= Assignment =
The records appear below. Repeat them exactly.

═════ Data for the task ═════

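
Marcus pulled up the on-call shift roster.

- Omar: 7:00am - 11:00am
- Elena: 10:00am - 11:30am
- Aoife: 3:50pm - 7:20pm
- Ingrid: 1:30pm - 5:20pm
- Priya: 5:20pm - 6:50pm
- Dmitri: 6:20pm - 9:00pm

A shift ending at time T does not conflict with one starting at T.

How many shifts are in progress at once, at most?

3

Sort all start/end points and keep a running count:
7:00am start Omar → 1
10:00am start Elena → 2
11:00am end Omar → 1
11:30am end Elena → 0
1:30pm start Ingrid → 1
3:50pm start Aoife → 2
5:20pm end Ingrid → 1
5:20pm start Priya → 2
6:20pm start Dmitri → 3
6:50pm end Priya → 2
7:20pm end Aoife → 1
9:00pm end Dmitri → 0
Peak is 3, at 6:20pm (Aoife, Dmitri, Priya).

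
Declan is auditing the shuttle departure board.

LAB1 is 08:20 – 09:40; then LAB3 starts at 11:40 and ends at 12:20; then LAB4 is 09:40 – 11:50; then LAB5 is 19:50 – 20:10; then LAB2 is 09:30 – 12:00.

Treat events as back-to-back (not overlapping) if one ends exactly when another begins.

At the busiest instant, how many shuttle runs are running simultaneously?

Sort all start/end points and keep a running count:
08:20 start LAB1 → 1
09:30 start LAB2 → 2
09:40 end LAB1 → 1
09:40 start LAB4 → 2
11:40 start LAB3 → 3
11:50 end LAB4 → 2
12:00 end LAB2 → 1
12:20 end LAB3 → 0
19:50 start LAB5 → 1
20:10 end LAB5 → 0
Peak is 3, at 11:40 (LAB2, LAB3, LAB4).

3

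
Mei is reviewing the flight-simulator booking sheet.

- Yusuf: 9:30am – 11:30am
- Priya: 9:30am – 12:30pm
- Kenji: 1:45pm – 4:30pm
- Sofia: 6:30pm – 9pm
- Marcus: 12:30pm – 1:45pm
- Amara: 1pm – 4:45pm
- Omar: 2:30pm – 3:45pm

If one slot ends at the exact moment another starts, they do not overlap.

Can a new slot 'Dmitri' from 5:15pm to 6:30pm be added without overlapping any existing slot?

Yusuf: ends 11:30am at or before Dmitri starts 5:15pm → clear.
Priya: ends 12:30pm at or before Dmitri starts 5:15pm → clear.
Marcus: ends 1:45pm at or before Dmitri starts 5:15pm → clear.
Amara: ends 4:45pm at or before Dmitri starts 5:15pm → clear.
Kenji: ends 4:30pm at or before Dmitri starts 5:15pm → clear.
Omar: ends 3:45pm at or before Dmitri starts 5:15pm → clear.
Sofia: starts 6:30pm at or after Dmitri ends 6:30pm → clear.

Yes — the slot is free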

═════

= Reply to the exercise =
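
Marcus pulled up the on-call shift roster.

- Omar: 7:00am - 11:00am
- Elena: 10:00am - 11:30am
- Aoife: 3:50pm - 7:20pm
- Ingrid: 1:30pm - 5:20pm
- Priya: 5:20pm - 6:50pm
- Dmitri: 6:20pm - 9:00pm

A shift ending at time T does not conflict with one starting at T.

How many shifts are in progress at once, at most?

3

Sort all start/end points and keep a running count:
7:00am start Omar → 1
10:00am start Elena → 2
11:00am end Omar → 1
11:30am end Elena → 0
1:30pm start Ingrid → 1
3:50pm start Aoife → 2
5:20pm end Ingrid → 1
5:20pm start Priya → 2
6:20pm start Dmitri → 3
6:50pm end Priya → 2
7:20pm end Aoife → 1
9:00pm end Dmitri → 0
Peak is 3, at 6:20pm (Aoife, Dmitri, Priya).

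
Declan is auditing the shuttle departure board.

LAB1 is 08:20 – 09:40; then LAB3 starts at 11:40 and ends at 12:20; then LAB4 is 09:40 – 11:50; then LAB5 is 19:50 – 20:10; then LAB2 is 09:30 – 12:00.

Treat events as back-to-back (not overlapping) if one ends exactly when another begins.

At the busiest instant, how many shuttle runs are running simultaneously?

Sort all start/end points and keep a running count:
08:20 start LAB1 → 1
09:30 start LAB2 → 2
09:40 end LAB1 → 1
09:40 start LAB4 → 2
11:40 start LAB3 → 3
11:50 end LAB4 → 2
12:00 end LAB2 → 1
12:20 end LAB3 → 0
19:50 start LAB5 → 1
20:10 end LAB5 → 0
Peak is 3, at 11:40 (LAB2, LAB3, LAB4).

3

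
Mei is reviewing the flight-simulator booking sheet.

- Yusuf: 9:30am – 11:30am
- Priya: 9:30am – 12:30pm
- Kenji: 1:45pm – 4:30pm
- Sofia: 6:30pm – 9pm
- Marcus: 12:30pm – 1:45pm
- Amara: 1pm – 4:45pm
- Omar: 2:30pm – 3:45pm

If one slot ends at the exact moment another starts, they do not overlap.

Can a new slot 'Dmitri' from 5:15pm to 6:30pm be added without overlapping any existing slot?

Yusuf: ends 11:30am at or before Dmitri starts 5:15pm → clear.
Priya: ends 12:30pm at or before Dmitri starts 5:15pm → clear.
Marcus: ends 1:45pm at or before Dmitri starts 5:15pm → clear.
Amara: ends 4:45pm at or before Dmitri starts 5:15pm → clear.
Kenji: ends 4:30pm at or before Dmitri starts 5:15pm → clear.
Omar: ends 3:45pm at or before Dmitri starts 5:15pm → clear.
Sofia: starts 6:30pm at or after Dmitri ends 6:30pm → clear.

Yes — the slot is free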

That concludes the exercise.